◆ Given data
......

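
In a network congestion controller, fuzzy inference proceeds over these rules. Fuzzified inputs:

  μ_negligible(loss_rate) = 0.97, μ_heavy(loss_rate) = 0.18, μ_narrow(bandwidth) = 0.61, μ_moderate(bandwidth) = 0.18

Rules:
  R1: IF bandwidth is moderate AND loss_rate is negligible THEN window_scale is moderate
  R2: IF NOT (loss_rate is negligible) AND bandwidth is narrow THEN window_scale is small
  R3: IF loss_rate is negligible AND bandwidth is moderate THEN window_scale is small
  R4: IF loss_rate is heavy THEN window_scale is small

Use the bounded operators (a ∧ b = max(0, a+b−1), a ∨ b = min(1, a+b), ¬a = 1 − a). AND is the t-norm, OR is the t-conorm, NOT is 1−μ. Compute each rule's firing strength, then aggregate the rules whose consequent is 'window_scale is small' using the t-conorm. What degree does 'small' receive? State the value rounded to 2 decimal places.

R1: moderate=0.18, negligible=0.97; AND[max(0, a+b−1)] → w = 0.15
R2: ¬negligible=1−0.97=0.03, narrow=0.61; AND[max(0, a+b−1)] → w = 0.00
R3: negligible=0.97, moderate=0.18; AND[max(0, a+b−1)] → w = 0.15
R4: heavy=0.18 → w = 0.18
Rules with consequent 'small': {R2, R3, R4} → strengths 0.00, 0.15, 0.18
Aggregate via t-conorm [min(1, a+b)]: 0.33

0.33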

......

A full, exact copy of the entries is required. Return it.

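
In a network congestion controller, fuzzy inference proceeds over these rules. Fuzzified inputs:

  μ_negligible(loss_rate) = 0.97, μ_heavy(loss_rate) = 0.18, μ_narrow(bandwidth) = 0.61, μ_moderate(bandwidth) = 0.18

Rules:
  R1: IF bandwidth is moderate AND loss_rate is negligible THEN window_scale is moderate
  R2: IF NOT (loss_rate is negligible) AND bandwidth is narrow THEN window_scale is small
  R3: IF loss_rate is negligible AND bandwidth is moderate THEN window_scale is small
  R4: IF loss_rate is heavy THEN window_scale is small

Use the bounded operators (a ∧ b = max(0, a+b−1), a ∨ b = min(1, a+b), ¬a = 1 − a). AND is the t-norm, OR is the t-conorm, NOT is 1−μ. Compute each rule's firing strength, then aggregate the rules whose consequent is 'window_scale is small' using the t-conorm. What degree does 'small' receive? State the value rounded to 2 decimal places.

R1: moderate=0.18, negligible=0.97; AND[max(0, a+b−1)] → w = 0.15
R2: ¬negligible=1−0.97=0.03, narrow=0.61; AND[max(0, a+b−1)] → w = 0.00
R3: negligible=0.97, moderate=0.18; AND[max(0, a+b−1)] → w = 0.15
R4: heavy=0.18 → w = 0.18
Rules with consequent 'small': {R2, R3, R4} → strengths 0.00, 0.15, 0.18
Aggregate via t-conorm [min(1, a+b)]: 0.33

0.33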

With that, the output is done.